== Records for this task
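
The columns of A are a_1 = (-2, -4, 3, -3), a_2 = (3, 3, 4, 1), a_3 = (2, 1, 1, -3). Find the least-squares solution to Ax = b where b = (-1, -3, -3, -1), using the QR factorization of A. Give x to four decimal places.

x = (0.0128, -0.7594, 0.1695)

a_1 = (-2, -4, 3, -3); ‖a_1‖ = 6.1644, so e_1 = (-0.3244, -0.6489, 0.4867, -0.4867).
e_1·a_2 = (-0.3244)·3 + (-0.6489)·3 + 0.4867·4 + (-0.4867)·1 = -1.4600.
u_2 = a_2 + 1.4600·e_1 = (2.5263, 2.0526, 4.7105, 0.2895).
‖u_2‖ = 5.7331, so e_2 = (0.4407, 0.3580, 0.8216, 0.0505).
e_1·a_3 = (-0.3244)·2 + (-0.6489)·1 + 0.4867·1 + (-0.4867)·(-3) = 0.6489; e_2·a_3 = 0.4407·2 + 0.3580·1 + 0.8216·1 + 0.0505·(-3) = 1.9095.
u_3 = a_3 − 0.6489·e_1 − 1.9095·e_2 = (1.3691, 0.7374, -0.8847, -2.7806).
‖u_3‖ = 3.3065, so e_3 = (0.4141, 0.2230, -0.2676, -0.8410).
Qᵀb = (1.2978, -4.0302, 0.5606).
Back-substitute: x_3 = 0.5606/3.3065 = 0.1695.
x_2 = (-4.0302 − 1.9095·0.1695)/5.7331 = -0.7594.
x_1 = (1.2978 + 1.4600·(-0.7594) − 0.6489·0.1695)/6.1644 = 0.0128.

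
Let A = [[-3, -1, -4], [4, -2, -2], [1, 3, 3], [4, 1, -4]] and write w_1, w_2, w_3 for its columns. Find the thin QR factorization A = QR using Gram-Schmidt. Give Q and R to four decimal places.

Q = [[-0.4629, -0.2220, -0.6955], [0.6172, -0.5674, 0.1493], [0.1543, 0.7647, 0.0996], [0.6172, 0.2097, -0.6958]], R = [[6.4807, 0.3086, -1.3887], [0.0000, 3.8607, 3.4783], [0.0000, 0.0000, 5.5653]]

w_1 = (-3, 4, 1, 4); ‖w_1‖ = 6.4807, so e_1 = (-0.4629, 0.6172, 0.1543, 0.6172).
e_1·w_2 = (-0.4629)·(-1) + 0.6172·(-2) + 0.1543·3 + 0.6172·1 = 0.3086.
u_2 = w_2 − 0.3086·e_1 = (-0.8571, -2.1905, 2.9524, 0.8095).
‖u_2‖ = 3.8607, so e_2 = (-0.2220, -0.5674, 0.7647, 0.2097).
e_1·w_3 = (-0.4629)·(-4) + 0.6172·(-2) + 0.1543·3 + 0.6172·(-4) = -1.3887; e_2·w_3 = (-0.2220)·(-4) + (-0.5674)·(-2) + 0.7647·3 + 0.2097·(-4) = 3.4783.
u_3 = w_3 + 1.3887·e_1 − 3.4783·e_2 = (-3.8706, 0.8307, 0.5543, -3.8722).
‖u_3‖ = 5.5653, so e_3 = (-0.6955, 0.1493, 0.0996, -0.6958).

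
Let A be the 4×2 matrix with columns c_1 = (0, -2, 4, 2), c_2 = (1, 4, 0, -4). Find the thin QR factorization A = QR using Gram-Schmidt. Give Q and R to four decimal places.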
====
→ Exercise details
Retype the records above exactly, so that no line differs from its source.

→ Solution to the problem
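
The columns of A are a_1 = (-2, -4, 3, -3), a_2 = (3, 3, 4, 1), a_3 = (2, 1, 1, -3). Find the least-squares solution to Ax = b where b = (-1, -3, -3, -1), using the QR factorization of A. Give x to four decimal places.

x = (0.0128, -0.7594, 0.1695)

a_1 = (-2, -4, 3, -3); ‖a_1‖ = 6.1644, so e_1 = (-0.3244, -0.6489, 0.4867, -0.4867).
e_1·a_2 = (-0.3244)·3 + (-0.6489)·3 + 0.4867·4 + (-0.4867)·1 = -1.4600.
u_2 = a_2 + 1.4600·e_1 = (2.5263, 2.0526, 4.7105, 0.2895).
‖u_2‖ = 5.7331, so e_2 = (0.4407, 0.3580, 0.8216, 0.0505).
e_1·a_3 = (-0.3244)·2 + (-0.6489)·1 + 0.4867·1 + (-0.4867)·(-3) = 0.6489; e_2·a_3 = 0.4407·2 + 0.3580·1 + 0.8216·1 + 0.0505·(-3) = 1.9095.
u_3 = a_3 − 0.6489·e_1 − 1.9095·e_2 = (1.3691, 0.7374, -0.8847, -2.7806).
‖u_3‖ = 3.3065, so e_3 = (0.4141, 0.2230, -0.2676, -0.8410).
Qᵀb = (1.2978, -4.0302, 0.5606).
Back-substitute: x_3 = 0.5606/3.3065 = 0.1695.
x_2 = (-4.0302 − 1.9095·0.1695)/5.7331 = -0.7594.
x_1 = (1.2978 + 1.4600·(-0.7594) − 0.6489·0.1695)/6.1644 = 0.0128.

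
Let A = [[-3, -1, -4], [4, -2, -2], [1, 3, 3], [4, 1, -4]] and write w_1, w_2, w_3 for its columns. Find the thin QR factorization A = QR using Gram-Schmidt. Give Q and R to four decimal places.

Q = [[-0.4629, -0.2220, -0.6955], [0.6172, -0.5674, 0.1493], [0.1543, 0.7647, 0.0996], [0.6172, 0.2097, -0.6958]], R = [[6.4807, 0.3086, -1.3887], [0.0000, 3.8607, 3.4783], [0.0000, 0.0000, 5.5653]]

w_1 = (-3, 4, 1, 4); ‖w_1‖ = 6.4807, so e_1 = (-0.4629, 0.6172, 0.1543, 0.6172).
e_1·w_2 = (-0.4629)·(-1) + 0.6172·(-2) + 0.1543·3 + 0.6172·1 = 0.3086.
u_2 = w_2 − 0.3086·e_1 = (-0.8571, -2.1905, 2.9524, 0.8095).
‖u_2‖ = 3.8607, so e_2 = (-0.2220, -0.5674, 0.7647, 0.2097).
e_1·w_3 = (-0.4629)·(-4) + 0.6172·(-2) + 0.1543·3 + 0.6172·(-4) = -1.3887; e_2·w_3 = (-0.2220)·(-4) + (-0.5674)·(-2) + 0.7647·3 + 0.2097·(-4) = 3.4783.
u_3 = w_3 + 1.3887·e_1 − 3.4783·e_2 = (-3.8706, 0.8307, 0.5543, -3.8722).
‖u_3‖ = 5.5653, so e_3 = (-0.6955, 0.1493, 0.0996, -0.6958).

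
Let A be the 4×2 matrix with columns c_1 = (0, -2, 4, 2), c_2 = (1, 4, 0, -4). Find the thin QR factorization A = QR using Gram-Schmidt. Give Q and R to four decimal places.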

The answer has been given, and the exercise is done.